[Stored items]
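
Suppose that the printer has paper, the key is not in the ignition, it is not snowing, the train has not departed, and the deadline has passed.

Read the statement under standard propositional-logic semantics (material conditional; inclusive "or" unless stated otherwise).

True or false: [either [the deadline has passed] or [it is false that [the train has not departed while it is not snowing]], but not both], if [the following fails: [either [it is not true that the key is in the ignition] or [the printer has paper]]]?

Let P = "the key is in the ignition" (F), W = "the printer has paper" (T), U = "the deadline has passed" (T), N = "the train has departed" (F), S = "it is snowing" (F).
Formalization: ¬(¬P ∨ W) → (U ⊕ ¬(¬N ∧ ¬S))

¬P = ¬F = T
¬P ∨ W = T ∨ T = T
¬(¬P ∨ W) = ¬T = F
¬N = ¬F = T
¬S = ¬F = T
¬N ∧ ¬S = T ∧ T = T
¬(¬N ∧ ¬S) = ¬T = F
U ⊕ ¬(¬N ∧ ¬S) = T ⊕ F = T
¬(¬P ∨ W) → (U ⊕ ¬(¬N ∧ ¬S)) = F → T = T

True.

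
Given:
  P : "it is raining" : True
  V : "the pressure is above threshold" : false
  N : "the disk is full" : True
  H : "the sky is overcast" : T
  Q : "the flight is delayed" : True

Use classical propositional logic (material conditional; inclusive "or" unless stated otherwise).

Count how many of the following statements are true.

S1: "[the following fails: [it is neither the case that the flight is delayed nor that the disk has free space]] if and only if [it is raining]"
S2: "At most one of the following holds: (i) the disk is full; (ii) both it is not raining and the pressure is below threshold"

2

S1: In symbols: ¬(Q ↓ ¬N) ↔ P

¬N = ¬T = F
Q ↓ ¬N = T ↓ F = F
¬(Q ↓ ¬N) = ¬F = T
¬(Q ↓ ¬N) ↔ P = T ↔ T = T
So S1 is true.

S2: This is N ↑ (¬P ∧ ¬V).

¬P = ¬T = F
¬V = ¬F = T
¬P ∧ ¬V = F ∧ T = F
N ↑ (¬P ∧ ¬V) = T ↑ F = T
So S2 is true.

True statements: 2 (S1, S2).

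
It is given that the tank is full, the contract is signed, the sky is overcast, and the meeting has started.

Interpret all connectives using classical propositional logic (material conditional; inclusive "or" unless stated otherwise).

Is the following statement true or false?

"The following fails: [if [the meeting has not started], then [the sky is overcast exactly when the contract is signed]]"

The statement is false.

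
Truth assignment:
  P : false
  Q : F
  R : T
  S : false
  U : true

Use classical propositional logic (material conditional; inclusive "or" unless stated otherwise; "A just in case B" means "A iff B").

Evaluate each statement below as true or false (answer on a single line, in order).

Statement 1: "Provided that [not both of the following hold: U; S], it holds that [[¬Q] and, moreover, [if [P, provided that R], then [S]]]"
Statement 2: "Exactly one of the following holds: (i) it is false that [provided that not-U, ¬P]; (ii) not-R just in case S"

Statement 1: Formalization: (U nand S) -> (~Q & ((R -> P) -> S))

U nand S = T nand F = T
~Q = ~F = T
R -> P = T -> F = F
(R -> P) -> S = F -> F = T
~Q & ((R -> P) -> S) = T & T = T
(U nand S) -> (~Q & ((R -> P) -> S)) = T -> T = T
Hence Statement 1 is true.

Statement 2: Formalization: ~(~U -> ~P) xor (~R <-> S)

~U = ~T = F
~P = ~F = T
~U -> ~P = F -> T = T
~(~U -> ~P) = ~T = F
~R = ~T = F
~R <-> S = F <-> F = T
~(~U -> ~P) xor (~R <-> S) = F xor T = T
So Statement 2 is true.

Statement 1 T; Statement 2 T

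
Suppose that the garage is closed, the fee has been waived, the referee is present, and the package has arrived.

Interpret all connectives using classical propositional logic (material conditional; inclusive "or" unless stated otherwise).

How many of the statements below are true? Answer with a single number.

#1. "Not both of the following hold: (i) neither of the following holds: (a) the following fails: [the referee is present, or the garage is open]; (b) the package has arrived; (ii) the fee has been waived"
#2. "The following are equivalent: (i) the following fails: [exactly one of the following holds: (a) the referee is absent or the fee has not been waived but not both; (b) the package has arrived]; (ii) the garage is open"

2

Let R = "the referee is present" (T), P = "the garage is closed" (T), S = "the package has arrived" (T), Q = "the fee has been waived" (T).

#1: In symbols: (¬(R ∨ ¬P) ↓ S) ↑ Q

¬P = ¬T = F
R ∨ ¬P = T ∨ F = T
¬(R ∨ ¬P) = ¬T = F
¬(R ∨ ¬P) ↓ S = F ↓ T = F
(¬(R ∨ ¬P) ↓ S) ↑ Q = F ↑ T = T
Hence #1 is true.

#2: Formalization: ¬((¬R ⊕ ¬Q) ⊕ S) ↔ ¬P

¬R = ¬T = F
¬Q = ¬T = F
¬R ⊕ ¬Q = F ⊕ F = F
(¬R ⊕ ¬Q) ⊕ S = F ⊕ T = T
¬((¬R ⊕ ¬Q) ⊕ S) = ¬T = F
¬P = ¬T = F
¬((¬R ⊕ ¬Q) ⊕ S) ↔ ¬P = F ↔ F = T
So #2 is true.

2 of the 2 statements are true.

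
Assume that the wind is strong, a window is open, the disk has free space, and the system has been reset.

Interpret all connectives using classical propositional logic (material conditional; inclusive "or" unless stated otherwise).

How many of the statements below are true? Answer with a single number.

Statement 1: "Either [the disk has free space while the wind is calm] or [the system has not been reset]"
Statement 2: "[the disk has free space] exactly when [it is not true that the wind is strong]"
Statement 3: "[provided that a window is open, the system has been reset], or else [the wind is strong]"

Let K = "the disk is full" (F), S = "the wind is strong" (T), L = "the system has been reset" (T), W = "a window is open" (T).

Statement 1: This is (¬K ∧ ¬S) ∨ ¬L.

¬K = ¬F = T
¬S = ¬T = F
¬K ∧ ¬S = T ∧ F = F
¬L = ¬T = F
(¬K ∧ ¬S) ∨ ¬L = F ∨ F = F
Thus Statement 1 is false.

Statement 2: Formalization: ¬K ↔ ¬S

¬K = ¬F = T
¬S = ¬T = F
¬K ↔ ¬S = T ↔ F = F
So Statement 2 is false.

Statement 3: Parsed as (W → L) ∨ S

W → L = T → T = T
(W → L) ∨ S = T ∨ T = T
Thus Statement 3 is true.

True statements: 1.

1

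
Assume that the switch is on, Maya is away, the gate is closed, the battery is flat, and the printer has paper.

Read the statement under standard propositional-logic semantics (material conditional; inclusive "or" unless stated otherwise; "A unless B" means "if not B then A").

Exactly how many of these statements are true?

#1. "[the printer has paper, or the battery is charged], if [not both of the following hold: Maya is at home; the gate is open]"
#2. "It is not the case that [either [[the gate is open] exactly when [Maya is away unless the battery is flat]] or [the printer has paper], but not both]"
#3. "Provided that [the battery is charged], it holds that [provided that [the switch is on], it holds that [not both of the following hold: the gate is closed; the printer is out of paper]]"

2

Let G = "Maya is at home" (F), S = "the gate is open" (F), L = "the printer has paper" (T), H = "the battery is charged" (F), Q = "the switch is on" (T).

#1: Parsed as (G nand S) -> (L | H)

G nand S = F nand F = T
L | H = T | F = T
(G nand S) -> (L | H) = T -> T = T
Hence #1 is true.

#2: This is ~((S <-> (~G | ~H)) xor L).

~G = ~F = T
~H = ~F = T
~G | ~H = T | T = T
S <-> (~G | ~H) = F <-> T = F
(S <-> (~G | ~H)) xor L = F xor T = T
~((S <-> (~G | ~H)) xor L) = ~T = F
Hence #2 is false.

#3: Parsed as H -> (Q -> (~S nand ~L))

~S = ~F = T
~L = ~T = F
~S nand ~L = T nand F = T
Q -> (~S nand ~L) = T -> T = T
H -> (Q -> (~S nand ~L)) = F -> T = T
Thus #3 is true.

2 of the 3 statements are true (#1, #3).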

AIM OF THE EXERCISE:
The response has to contain every record shown above, unaltered and complete.

EXERCISE OUTPUT:
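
Suppose that the printer has paper, the key is not in the ignition, it is not snowing, the train has not departed, and the deadline has passed.

Read the statement under standard propositional-logic semantics (material conditional; inclusive "or" unless stated otherwise).

True or false: [either [the deadline has passed] or [it is false that [the train has not departed while it is not snowing]], but not both], if [the following fails: [either [it is not true that the key is in the ignition] or [the printer has paper]]]?

Let P = "the key is in the ignition" (F), W = "the printer has paper" (T), U = "the deadline has passed" (T), N = "the train has departed" (F), S = "it is snowing" (F).
Formalization: ¬(¬P ∨ W) → (U ⊕ ¬(¬N ∧ ¬S))

¬P = ¬F = T
¬P ∨ W = T ∨ T = T
¬(¬P ∨ W) = ¬T = F
¬N = ¬F = T
¬S = ¬F = T
¬N ∧ ¬S = T ∧ T = T
¬(¬N ∧ ¬S) = ¬T = F
U ⊕ ¬(¬N ∧ ¬S) = T ⊕ F = T
¬(¬P ∨ W) → (U ⊕ ¬(¬N ∧ ¬S)) = F → T = T

True.

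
Given:
  P : "it is raining" : True
  V : "the pressure is above threshold" : false
  N : "the disk is full" : True
  H : "the sky is overcast" : T
  Q : "the flight is delayed" : True

Use classical propositional logic (material conditional; inclusive "or" unless stated otherwise).

Count how many of the following statements are true.

S1: "[the following fails: [it is neither the case that the flight is delayed nor that the disk has free space]] if and only if [it is raining]"
S2: "At most one of the following holds: (i) the disk is full; (ii) both it is not raining and the pressure is below threshold"

2

S1: In symbols: ¬(Q ↓ ¬N) ↔ P

¬N = ¬T = F
Q ↓ ¬N = T ↓ F = F
¬(Q ↓ ¬N) = ¬F = T
¬(Q ↓ ¬N) ↔ P = T ↔ T = T
So S1 is true.

S2: This is N ↑ (¬P ∧ ¬V).

¬P = ¬T = F
¬V = ¬F = T
¬P ∧ ¬V = F ∧ T = F
N ↑ (¬P ∧ ¬V) = T ↑ F = T
So S2 is true.

True statements: 2 (S1, S2).

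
It is given that the tank is full, the contract is signed, the sky is overcast, and the meeting has started.

Interpret all connectives using classical propositional logic (material conditional; inclusive "or" unless stated otherwise).

Is the following statement true or false?

"The following fails: [if [the meeting has not started], then [the sky is overcast exactly when the contract is signed]]"

The statement is false.

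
Truth assignment:
  P : false
  Q : F
  R : T
  S : false
  U : true

Use classical propositional logic (material conditional; inclusive "or" unless stated otherwise; "A just in case B" means "A iff B").

Evaluate each statement below as true or false (answer on a single line, in order).

Statement 1: "Provided that [not both of the following hold: U; S], it holds that [[¬Q] and, moreover, [if [P, provided that R], then [S]]]"
Statement 2: "Exactly one of the following holds: (i) it is false that [provided that not-U, ¬P]; (ii) not-R just in case S"

Statement 1: Formalization: (U nand S) -> (~Q & ((R -> P) -> S))

U nand S = T nand F = T
~Q = ~F = T
R -> P = T -> F = F
(R -> P) -> S = F -> F = T
~Q & ((R -> P) -> S) = T & T = T
(U nand S) -> (~Q & ((R -> P) -> S)) = T -> T = T
Hence Statement 1 is true.

Statement 2: Formalization: ~(~U -> ~P) xor (~R <-> S)

~U = ~T = F
~P = ~F = T
~U -> ~P = F -> T = T
~(~U -> ~P) = ~T = F
~R = ~T = F
~R <-> S = F <-> F = T
~(~U -> ~P) xor (~R <-> S) = F xor T = T
So Statement 2 is true.

Statement 1 T; Statement 2 T

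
Suppose that the garage is closed, the fee has been waived, the referee is present, and the package has arrived.

Interpret all connectives using classical propositional logic (material conditional; inclusive "or" unless stated otherwise).

How many of the statements below are true? Answer with a single number.

#1. "Not both of the following hold: (i) neither of the following holds: (a) the following fails: [the referee is present, or the garage is open]; (b) the package has arrived; (ii) the fee has been waived"
#2. "The following are equivalent: (i) the following fails: [exactly one of the following holds: (a) the referee is absent or the fee has not been waived but not both; (b) the package has arrived]; (ii) the garage is open"

2

Let R = "the referee is present" (T), P = "the garage is closed" (T), S = "the package has arrived" (T), Q = "the fee has been waived" (T).

#1: In symbols: (¬(R ∨ ¬P) ↓ S) ↑ Q

¬P = ¬T = F
R ∨ ¬P = T ∨ F = T
¬(R ∨ ¬P) = ¬T = F
¬(R ∨ ¬P) ↓ S = F ↓ T = F
(¬(R ∨ ¬P) ↓ S) ↑ Q = F ↑ T = T
Hence #1 is true.

#2: Formalization: ¬((¬R ⊕ ¬Q) ⊕ S) ↔ ¬P

¬R = ¬T = F
¬Q = ¬T = F
¬R ⊕ ¬Q = F ⊕ F = F
(¬R ⊕ ¬Q) ⊕ S = F ⊕ T = T
¬((¬R ⊕ ¬Q) ⊕ S) = ¬T = F
¬P = ¬T = F
¬((¬R ⊕ ¬Q) ⊕ S) ↔ ¬P = F ↔ F = T
So #2 is true.

2 of the 2 statements are true.

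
Assume that the wind is strong, a window is open, the disk has free space, and the system has been reset.

Interpret all connectives using classical propositional logic (material conditional; inclusive "or" unless stated otherwise).

How many of the statements below are true? Answer with a single number.

Statement 1: "Either [the disk has free space while the wind is calm] or [the system has not been reset]"
Statement 2: "[the disk has free space] exactly when [it is not true that the wind is strong]"
Statement 3: "[provided that a window is open, the system has been reset], or else [the wind is strong]"

Let K = "the disk is full" (F), S = "the wind is strong" (T), L = "the system has been reset" (T), W = "a window is open" (T).

Statement 1: This is (¬K ∧ ¬S) ∨ ¬L.

¬K = ¬F = T
¬S = ¬T = F
¬K ∧ ¬S = T ∧ F = F
¬L = ¬T = F
(¬K ∧ ¬S) ∨ ¬L = F ∨ F = F
Thus Statement 1 is false.

Statement 2: Formalization: ¬K ↔ ¬S

¬K = ¬F = T
¬S = ¬T = F
¬K ↔ ¬S = T ↔ F = F
So Statement 2 is false.

Statement 3: Parsed as (W → L) ∨ S

W → L = T → T = T
(W → L) ∨ S = T ∨ T = T
Thus Statement 3 is true.

True statements: 1.

1

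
Assume that the switch is on, Maya is away, the gate is closed, the battery is flat, and the printer has paper.

Read the statement under standard propositional-logic semantics (material conditional; inclusive "or" unless stated otherwise; "A unless B" means "if not B then A").

Exactly how many of these statements are true?

#1. "[the printer has paper, or the battery is charged], if [not both of the following hold: Maya is at home; the gate is open]"
#2. "It is not the case that [either [[the gate is open] exactly when [Maya is away unless the battery is flat]] or [the printer has paper], but not both]"
#3. "Provided that [the battery is charged], it holds that [provided that [the switch is on], it holds that [not both of the following hold: the gate is closed; the printer is out of paper]]"

2

Let G = "Maya is at home" (F), S = "the gate is open" (F), L = "the printer has paper" (T), H = "the battery is charged" (F), Q = "the switch is on" (T).

#1: Parsed as (G nand S) -> (L | H)

G nand S = F nand F = T
L | H = T | F = T
(G nand S) -> (L | H) = T -> T = T
Hence #1 is true.

#2: This is ~((S <-> (~G | ~H)) xor L).

~G = ~F = T
~H = ~F = T
~G | ~H = T | T = T
S <-> (~G | ~H) = F <-> T = F
(S <-> (~G | ~H)) xor L = F xor T = T
~((S <-> (~G | ~H)) xor L) = ~T = F
Hence #2 is false.

#3: Parsed as H -> (Q -> (~S nand ~L))

~S = ~F = T
~L = ~T = F
~S nand ~L = T nand F = T
Q -> (~S nand ~L) = T -> T = T
H -> (Q -> (~S nand ~L)) = F -> T = T
Thus #3 is true.

2 of the 3 statements are true (#1, #3).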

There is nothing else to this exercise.